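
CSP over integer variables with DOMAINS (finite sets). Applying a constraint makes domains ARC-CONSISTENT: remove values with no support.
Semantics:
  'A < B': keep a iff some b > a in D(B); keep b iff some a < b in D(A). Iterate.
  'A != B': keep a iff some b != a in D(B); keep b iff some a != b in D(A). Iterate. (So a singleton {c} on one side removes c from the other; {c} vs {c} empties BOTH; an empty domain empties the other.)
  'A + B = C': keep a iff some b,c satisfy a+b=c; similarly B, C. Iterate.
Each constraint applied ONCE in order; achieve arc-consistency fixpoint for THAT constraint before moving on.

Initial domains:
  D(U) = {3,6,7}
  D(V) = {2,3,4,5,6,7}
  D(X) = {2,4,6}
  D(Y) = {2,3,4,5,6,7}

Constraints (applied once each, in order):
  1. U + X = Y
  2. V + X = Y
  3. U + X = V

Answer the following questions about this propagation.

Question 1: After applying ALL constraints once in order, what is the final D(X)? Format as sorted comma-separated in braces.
Constraint 1 (U + X = Y) on D(U)={3,6,7} D(X)={2,4,6} D(Y)={2,3,4,5,6,7}: U {3,6,7}->{3}; X {2,4,6}->{2,4}; Y {2,3,4,5,6,7}->{5,7}
Constraint 2 (V + X = Y) on D(V)={2,3,4,5,6,7} D(X)={2,4} D(Y)={5,7}: V {2,3,4,5,6,7}->{3,5}
Constraint 3 (U + X = V) on D(U)={3} D(X)={2,4} D(V)={3,5}: X {2,4}->{2}; V {3,5}->{5}
So after all 3 constraints: D(X) = {2}

Answer: {2}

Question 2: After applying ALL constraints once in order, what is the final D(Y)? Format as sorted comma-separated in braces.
Constraint 1 (U + X = Y) on D(U)={3,6,7} D(X)={2,4,6} D(Y)={2,3,4,5,6,7}: U {3,6,7}->{3}; X {2,4,6}->{2,4}; Y {2,3,4,5,6,7}->{5,7}
Constraint 2 (V + X = Y) on D(V)={2,3,4,5,6,7} D(X)={2,4} D(Y)={5,7}: V {2,3,4,5,6,7}->{3,5}
Constraint 3 (U + X = V) on D(U)={3} D(X)={2,4} D(V)={3,5}: X {2,4}->{2}; V {3,5}->{5}
So after all 3 constraints: D(Y) = {5,7}

Answer: {5,7}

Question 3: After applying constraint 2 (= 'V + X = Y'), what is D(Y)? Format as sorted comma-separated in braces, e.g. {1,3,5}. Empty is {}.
Answer: {5,7}

Derivation:
Constraint 1 (U + X = Y) on D(U)={3,6,7} D(X)={2,4,6} D(Y)={2,3,4,5,6,7}: U {3,6,7}->{3}; X {2,4,6}->{2,4}; Y {2,3,4,5,6,7}->{5,7}
Constraint 2 (V + X = Y) on D(V)={2,3,4,5,6,7} D(X)={2,4} D(Y)={5,7}: V {2,3,4,5,6,7}->{3,5}
So after constraint 2: D(Y) = {5,7}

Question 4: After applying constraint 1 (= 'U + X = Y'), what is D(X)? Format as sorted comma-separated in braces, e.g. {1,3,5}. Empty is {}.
Constraint 1 (U + X = Y) on D(U)={3,6,7} D(X)={2,4,6} D(Y)={2,3,4,5,6,7}: U {3,6,7}->{3}; X {2,4,6}->{2,4}; Y {2,3,4,5,6,7}->{5,7}
So after constraint 1: D(X) = {2,4}

Answer: {2,4}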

════════════════

■ WHAT THE EXERCISE ASKS
Please make an exact copy of each record.

■ ANSWER
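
CSP over integer variables with DOMAINS (finite sets). Applying a constraint makes domains ARC-CONSISTENT: remove values with no support.
Semantics:
  'A < B': keep a iff some b > a in D(B); keep b iff some a < b in D(A). Iterate.
  'A != B': keep a iff some b != a in D(B); keep b iff some a != b in D(A). Iterate. (So a singleton {c} on one side removes c from the other; {c} vs {c} empties BOTH; an empty domain empties the other.)
  'A + B = C': keep a iff some b,c satisfy a+b=c; similarly B, C. Iterate.
Each constraint applied ONCE in order; achieve arc-consistency fixpoint for THAT constraint before moving on.

Initial domains:
  D(U) = {3,6,7}
  D(V) = {2,3,4,5,6,7}
  D(X) = {2,4,6}
  D(Y) = {2,3,4,5,6,7}

Constraints (applied once each, in order):
  1. U + X = Y
  2. V + X = Y
  3. U + X = V

Answer the following questions about this propagation.

Question 1: After applying ALL constraints once in order, what is the final D(X)? Format as sorted comma-separated in braces.
Constraint 1 (U + X = Y) on D(U)={3,6,7} D(X)={2,4,6} D(Y)={2,3,4,5,6,7}: U {3,6,7}->{3}; X {2,4,6}->{2,4}; Y {2,3,4,5,6,7}->{5,7}
Constraint 2 (V + X = Y) on D(V)={2,3,4,5,6,7} D(X)={2,4} D(Y)={5,7}: V {2,3,4,5,6,7}->{3,5}
Constraint 3 (U + X = V) on D(U)={3} D(X)={2,4} D(V)={3,5}: X {2,4}->{2}; V {3,5}->{5}
So after all 3 constraints: D(X) = {2}

Answer: {2}

Question 2: After applying ALL constraints once in order, what is the final D(Y)? Format as sorted comma-separated in braces.
Constraint 1 (U + X = Y) on D(U)={3,6,7} D(X)={2,4,6} D(Y)={2,3,4,5,6,7}: U {3,6,7}->{3}; X {2,4,6}->{2,4}; Y {2,3,4,5,6,7}->{5,7}
Constraint 2 (V + X = Y) on D(V)={2,3,4,5,6,7} D(X)={2,4} D(Y)={5,7}: V {2,3,4,5,6,7}->{3,5}
Constraint 3 (U + X = V) on D(U)={3} D(X)={2,4} D(V)={3,5}: X {2,4}->{2}; V {3,5}->{5}
So after all 3 constraints: D(Y) = {5,7}

Answer: {5,7}

Question 3: After applying constraint 2 (= 'V + X = Y'), what is D(Y)? Format as sorted comma-separated in braces, e.g. {1,3,5}. Empty is {}.
Answer: {5,7}

Derivation:
Constraint 1 (U + X = Y) on D(U)={3,6,7} D(X)={2,4,6} D(Y)={2,3,4,5,6,7}: U {3,6,7}->{3}; X {2,4,6}->{2,4}; Y {2,3,4,5,6,7}->{5,7}
Constraint 2 (V + X = Y) on D(V)={2,3,4,5,6,7} D(X)={2,4} D(Y)={5,7}: V {2,3,4,5,6,7}->{3,5}
So after constraint 2: D(Y) = {5,7}

Question 4: After applying constraint 1 (= 'U + X = Y'), what is D(X)? Format as sorted comma-separated in braces, e.g. {1,3,5}. Empty is {}.
Constraint 1 (U + X = Y) on D(U)={3,6,7} D(X)={2,4,6} D(Y)={2,3,4,5,6,7}: U {3,6,7}->{3}; X {2,4,6}->{2,4}; Y {2,3,4,5,6,7}->{5,7}
So after constraint 1: D(X) = {2,4}

Answer: {2,4}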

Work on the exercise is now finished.